- **Work order**: Print the lines that run from the line with "V_0 = (-2.04, 1.19)" to the line with "V_5 = (-0.92, 2.35)", keeping both end lines, exactly as they appear in the entries below, and nothing else.

Collected data:
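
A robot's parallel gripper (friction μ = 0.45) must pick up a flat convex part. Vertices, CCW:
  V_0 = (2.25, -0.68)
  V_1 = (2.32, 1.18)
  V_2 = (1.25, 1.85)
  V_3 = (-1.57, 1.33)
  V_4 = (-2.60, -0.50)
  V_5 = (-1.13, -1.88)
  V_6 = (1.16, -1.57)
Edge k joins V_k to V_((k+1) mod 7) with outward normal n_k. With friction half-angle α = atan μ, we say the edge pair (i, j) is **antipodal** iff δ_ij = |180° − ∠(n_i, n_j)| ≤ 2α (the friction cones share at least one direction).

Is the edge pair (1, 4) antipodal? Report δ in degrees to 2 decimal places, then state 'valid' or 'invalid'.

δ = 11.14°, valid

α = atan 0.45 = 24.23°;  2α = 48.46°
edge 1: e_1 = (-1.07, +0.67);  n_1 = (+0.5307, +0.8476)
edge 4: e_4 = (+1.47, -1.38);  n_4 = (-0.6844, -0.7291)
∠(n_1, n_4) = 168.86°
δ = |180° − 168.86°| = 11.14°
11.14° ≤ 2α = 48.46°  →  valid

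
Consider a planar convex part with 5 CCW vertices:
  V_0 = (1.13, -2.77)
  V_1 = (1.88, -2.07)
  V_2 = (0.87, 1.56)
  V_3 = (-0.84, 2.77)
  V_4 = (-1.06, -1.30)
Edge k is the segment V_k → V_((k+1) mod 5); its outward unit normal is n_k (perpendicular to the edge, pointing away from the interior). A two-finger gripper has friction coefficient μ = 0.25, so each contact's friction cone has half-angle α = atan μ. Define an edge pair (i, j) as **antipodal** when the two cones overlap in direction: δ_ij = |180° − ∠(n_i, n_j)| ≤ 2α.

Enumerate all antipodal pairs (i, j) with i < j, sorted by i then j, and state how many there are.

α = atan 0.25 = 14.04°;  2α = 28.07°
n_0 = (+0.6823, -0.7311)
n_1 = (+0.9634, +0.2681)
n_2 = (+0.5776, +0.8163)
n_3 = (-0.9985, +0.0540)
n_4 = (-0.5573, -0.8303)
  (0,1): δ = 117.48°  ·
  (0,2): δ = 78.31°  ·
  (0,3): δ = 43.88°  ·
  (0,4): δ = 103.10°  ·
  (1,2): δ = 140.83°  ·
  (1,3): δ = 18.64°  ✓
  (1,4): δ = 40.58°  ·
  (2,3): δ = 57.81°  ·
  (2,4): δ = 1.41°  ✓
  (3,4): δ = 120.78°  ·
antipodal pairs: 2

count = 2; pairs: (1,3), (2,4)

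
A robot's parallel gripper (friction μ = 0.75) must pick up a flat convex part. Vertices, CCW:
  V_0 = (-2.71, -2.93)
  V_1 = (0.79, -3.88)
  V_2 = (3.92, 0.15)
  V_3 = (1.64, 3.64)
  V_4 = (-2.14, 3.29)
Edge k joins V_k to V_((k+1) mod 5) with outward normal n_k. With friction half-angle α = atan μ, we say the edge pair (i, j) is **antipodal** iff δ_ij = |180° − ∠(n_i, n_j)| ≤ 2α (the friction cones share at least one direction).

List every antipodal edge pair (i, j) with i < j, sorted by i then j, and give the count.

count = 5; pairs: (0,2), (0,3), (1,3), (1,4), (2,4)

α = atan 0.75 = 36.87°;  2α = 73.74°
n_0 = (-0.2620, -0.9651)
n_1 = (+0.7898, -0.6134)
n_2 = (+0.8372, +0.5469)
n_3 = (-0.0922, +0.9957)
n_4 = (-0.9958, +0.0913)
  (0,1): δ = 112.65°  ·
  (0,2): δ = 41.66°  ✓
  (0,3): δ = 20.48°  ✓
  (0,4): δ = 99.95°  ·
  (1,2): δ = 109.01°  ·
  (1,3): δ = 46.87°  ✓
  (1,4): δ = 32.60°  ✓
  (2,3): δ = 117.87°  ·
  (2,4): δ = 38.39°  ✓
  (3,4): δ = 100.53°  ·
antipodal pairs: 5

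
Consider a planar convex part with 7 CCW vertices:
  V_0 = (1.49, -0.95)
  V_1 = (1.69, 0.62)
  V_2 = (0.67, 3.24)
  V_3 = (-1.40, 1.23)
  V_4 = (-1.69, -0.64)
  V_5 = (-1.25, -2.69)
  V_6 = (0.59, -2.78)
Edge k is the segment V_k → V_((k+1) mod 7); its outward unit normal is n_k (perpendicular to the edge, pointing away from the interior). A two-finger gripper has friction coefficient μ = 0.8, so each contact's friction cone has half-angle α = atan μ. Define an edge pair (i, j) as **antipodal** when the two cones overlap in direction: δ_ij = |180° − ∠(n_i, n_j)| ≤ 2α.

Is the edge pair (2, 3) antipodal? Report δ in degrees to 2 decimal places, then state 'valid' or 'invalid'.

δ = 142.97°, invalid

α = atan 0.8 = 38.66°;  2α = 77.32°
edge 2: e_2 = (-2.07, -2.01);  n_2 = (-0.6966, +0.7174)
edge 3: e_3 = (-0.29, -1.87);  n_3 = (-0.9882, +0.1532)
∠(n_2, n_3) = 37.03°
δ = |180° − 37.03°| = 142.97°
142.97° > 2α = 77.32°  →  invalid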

--

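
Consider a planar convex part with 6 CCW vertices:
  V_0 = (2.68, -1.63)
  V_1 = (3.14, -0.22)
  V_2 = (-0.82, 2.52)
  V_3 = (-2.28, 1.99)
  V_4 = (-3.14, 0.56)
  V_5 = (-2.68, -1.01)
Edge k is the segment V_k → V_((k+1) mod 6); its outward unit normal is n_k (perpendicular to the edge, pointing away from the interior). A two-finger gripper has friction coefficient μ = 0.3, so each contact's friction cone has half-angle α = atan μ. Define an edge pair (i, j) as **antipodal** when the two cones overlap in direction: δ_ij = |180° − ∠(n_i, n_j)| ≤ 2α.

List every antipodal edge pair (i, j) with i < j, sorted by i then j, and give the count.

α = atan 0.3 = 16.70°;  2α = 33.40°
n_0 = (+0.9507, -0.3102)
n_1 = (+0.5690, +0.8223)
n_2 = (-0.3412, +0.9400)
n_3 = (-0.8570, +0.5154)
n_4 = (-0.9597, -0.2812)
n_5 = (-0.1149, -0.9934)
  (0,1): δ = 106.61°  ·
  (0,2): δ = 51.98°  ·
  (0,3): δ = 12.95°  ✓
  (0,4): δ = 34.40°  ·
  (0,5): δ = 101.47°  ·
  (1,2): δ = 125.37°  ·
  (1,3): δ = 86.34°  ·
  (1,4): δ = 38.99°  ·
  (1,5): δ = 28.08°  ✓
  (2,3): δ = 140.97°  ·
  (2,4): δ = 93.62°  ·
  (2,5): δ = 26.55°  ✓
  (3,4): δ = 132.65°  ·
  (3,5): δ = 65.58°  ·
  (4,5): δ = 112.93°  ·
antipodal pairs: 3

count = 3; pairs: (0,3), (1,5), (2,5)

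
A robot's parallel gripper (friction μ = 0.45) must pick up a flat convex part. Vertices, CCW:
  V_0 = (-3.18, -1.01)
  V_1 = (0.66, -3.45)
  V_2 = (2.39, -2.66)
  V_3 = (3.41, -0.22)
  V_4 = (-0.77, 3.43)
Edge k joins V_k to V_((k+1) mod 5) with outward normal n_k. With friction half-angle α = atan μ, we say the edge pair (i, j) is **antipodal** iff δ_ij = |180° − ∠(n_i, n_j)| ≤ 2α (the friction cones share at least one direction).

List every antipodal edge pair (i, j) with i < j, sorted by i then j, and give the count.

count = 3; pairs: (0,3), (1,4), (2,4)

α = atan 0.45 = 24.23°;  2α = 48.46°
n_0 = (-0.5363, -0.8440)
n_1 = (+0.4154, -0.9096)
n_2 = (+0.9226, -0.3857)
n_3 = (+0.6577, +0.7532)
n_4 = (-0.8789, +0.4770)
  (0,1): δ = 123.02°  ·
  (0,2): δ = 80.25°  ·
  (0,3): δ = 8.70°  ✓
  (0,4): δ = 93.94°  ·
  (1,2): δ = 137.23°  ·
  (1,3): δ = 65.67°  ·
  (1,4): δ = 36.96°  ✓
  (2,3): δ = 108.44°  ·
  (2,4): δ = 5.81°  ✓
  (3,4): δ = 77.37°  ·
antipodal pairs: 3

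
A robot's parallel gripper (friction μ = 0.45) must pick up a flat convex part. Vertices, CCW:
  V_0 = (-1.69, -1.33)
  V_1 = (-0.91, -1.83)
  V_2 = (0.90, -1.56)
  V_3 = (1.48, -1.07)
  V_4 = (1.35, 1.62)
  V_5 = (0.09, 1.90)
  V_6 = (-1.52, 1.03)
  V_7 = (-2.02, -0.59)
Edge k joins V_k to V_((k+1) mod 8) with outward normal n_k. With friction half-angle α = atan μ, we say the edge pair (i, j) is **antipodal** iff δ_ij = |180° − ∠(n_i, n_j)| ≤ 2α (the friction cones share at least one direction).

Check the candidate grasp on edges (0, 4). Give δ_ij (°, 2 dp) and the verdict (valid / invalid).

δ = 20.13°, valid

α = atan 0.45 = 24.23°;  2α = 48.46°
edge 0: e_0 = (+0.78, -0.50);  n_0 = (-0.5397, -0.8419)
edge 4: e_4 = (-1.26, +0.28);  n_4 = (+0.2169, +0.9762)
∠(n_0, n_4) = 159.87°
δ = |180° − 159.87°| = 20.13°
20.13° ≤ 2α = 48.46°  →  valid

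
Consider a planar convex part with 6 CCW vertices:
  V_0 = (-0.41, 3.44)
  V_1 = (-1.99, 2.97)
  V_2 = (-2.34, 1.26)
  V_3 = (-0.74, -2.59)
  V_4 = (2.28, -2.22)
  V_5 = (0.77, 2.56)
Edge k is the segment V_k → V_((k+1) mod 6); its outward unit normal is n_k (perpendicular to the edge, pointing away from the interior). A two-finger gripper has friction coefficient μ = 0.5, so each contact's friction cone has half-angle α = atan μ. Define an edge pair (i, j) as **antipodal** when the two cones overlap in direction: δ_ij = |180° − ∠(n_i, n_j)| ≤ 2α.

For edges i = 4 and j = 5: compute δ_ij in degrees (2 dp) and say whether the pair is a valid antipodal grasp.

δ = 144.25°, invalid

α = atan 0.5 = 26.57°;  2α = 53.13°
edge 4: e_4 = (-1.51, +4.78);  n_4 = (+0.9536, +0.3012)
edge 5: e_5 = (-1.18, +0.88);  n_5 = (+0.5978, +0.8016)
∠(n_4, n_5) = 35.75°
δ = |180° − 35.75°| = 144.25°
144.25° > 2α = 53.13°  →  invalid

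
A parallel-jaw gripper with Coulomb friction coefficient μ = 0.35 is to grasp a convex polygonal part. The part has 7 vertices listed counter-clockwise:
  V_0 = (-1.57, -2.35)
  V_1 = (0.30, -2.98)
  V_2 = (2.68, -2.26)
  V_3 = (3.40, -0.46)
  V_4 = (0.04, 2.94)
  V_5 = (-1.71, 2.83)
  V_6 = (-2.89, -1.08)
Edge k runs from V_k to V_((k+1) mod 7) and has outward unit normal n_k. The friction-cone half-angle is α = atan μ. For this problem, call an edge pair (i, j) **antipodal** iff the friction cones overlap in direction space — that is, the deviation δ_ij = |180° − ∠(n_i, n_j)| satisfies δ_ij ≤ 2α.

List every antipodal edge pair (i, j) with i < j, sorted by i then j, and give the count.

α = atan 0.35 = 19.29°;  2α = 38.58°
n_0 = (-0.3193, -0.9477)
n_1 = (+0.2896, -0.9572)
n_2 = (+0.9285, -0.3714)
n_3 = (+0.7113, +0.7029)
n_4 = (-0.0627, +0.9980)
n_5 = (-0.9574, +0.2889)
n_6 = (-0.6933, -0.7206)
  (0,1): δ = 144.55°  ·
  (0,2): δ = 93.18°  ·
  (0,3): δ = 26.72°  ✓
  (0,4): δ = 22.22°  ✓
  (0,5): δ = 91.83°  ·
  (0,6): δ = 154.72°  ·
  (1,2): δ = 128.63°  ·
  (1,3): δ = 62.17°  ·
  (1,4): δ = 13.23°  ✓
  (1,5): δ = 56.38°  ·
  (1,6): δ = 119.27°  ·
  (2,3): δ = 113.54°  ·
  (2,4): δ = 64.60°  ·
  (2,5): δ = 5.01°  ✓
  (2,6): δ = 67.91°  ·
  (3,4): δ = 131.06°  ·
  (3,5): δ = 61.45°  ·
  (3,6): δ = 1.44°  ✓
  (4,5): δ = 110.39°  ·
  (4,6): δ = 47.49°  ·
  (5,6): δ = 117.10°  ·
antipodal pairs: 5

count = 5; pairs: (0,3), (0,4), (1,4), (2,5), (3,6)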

...

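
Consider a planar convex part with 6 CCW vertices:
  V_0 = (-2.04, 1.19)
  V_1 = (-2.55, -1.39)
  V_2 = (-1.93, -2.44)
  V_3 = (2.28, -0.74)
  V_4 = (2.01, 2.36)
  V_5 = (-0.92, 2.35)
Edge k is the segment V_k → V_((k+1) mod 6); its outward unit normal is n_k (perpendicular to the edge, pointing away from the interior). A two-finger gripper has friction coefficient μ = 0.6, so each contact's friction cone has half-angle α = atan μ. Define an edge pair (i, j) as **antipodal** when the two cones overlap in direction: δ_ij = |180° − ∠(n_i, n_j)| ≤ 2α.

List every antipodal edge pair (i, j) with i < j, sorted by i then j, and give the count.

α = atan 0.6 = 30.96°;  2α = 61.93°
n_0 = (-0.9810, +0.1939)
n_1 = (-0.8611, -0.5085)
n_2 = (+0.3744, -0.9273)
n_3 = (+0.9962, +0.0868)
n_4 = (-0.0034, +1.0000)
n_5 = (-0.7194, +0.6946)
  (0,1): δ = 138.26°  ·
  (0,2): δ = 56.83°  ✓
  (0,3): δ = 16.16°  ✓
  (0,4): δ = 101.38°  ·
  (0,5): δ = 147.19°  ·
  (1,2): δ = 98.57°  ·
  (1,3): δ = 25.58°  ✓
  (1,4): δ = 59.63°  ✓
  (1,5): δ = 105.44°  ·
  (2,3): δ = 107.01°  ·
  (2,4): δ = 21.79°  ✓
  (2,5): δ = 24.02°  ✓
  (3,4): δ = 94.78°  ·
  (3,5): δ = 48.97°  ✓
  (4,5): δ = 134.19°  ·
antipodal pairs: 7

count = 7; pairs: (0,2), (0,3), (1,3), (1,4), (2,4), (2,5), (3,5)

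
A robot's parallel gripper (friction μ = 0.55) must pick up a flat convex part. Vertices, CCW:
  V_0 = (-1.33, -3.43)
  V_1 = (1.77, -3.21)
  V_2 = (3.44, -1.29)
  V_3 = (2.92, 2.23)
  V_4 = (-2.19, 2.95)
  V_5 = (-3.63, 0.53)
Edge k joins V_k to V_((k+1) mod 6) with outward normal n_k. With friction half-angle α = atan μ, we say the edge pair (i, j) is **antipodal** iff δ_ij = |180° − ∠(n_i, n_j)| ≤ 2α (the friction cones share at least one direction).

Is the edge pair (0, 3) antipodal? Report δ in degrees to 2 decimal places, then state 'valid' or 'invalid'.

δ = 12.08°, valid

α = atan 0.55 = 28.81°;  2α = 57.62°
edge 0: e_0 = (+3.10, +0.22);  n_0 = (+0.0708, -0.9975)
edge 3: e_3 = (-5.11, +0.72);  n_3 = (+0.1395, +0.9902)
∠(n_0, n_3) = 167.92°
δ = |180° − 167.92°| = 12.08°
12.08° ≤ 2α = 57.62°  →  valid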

- **Reply to the task**:
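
  V_0 = (-2.04, 1.19)
  V_1 = (-2.55, -1.39)
  V_2 = (-1.93, -2.44)
  V_3 = (2.28, -0.74)
  V_4 = (2.01, 2.36)
  V_5 = (-0.92, 2.35)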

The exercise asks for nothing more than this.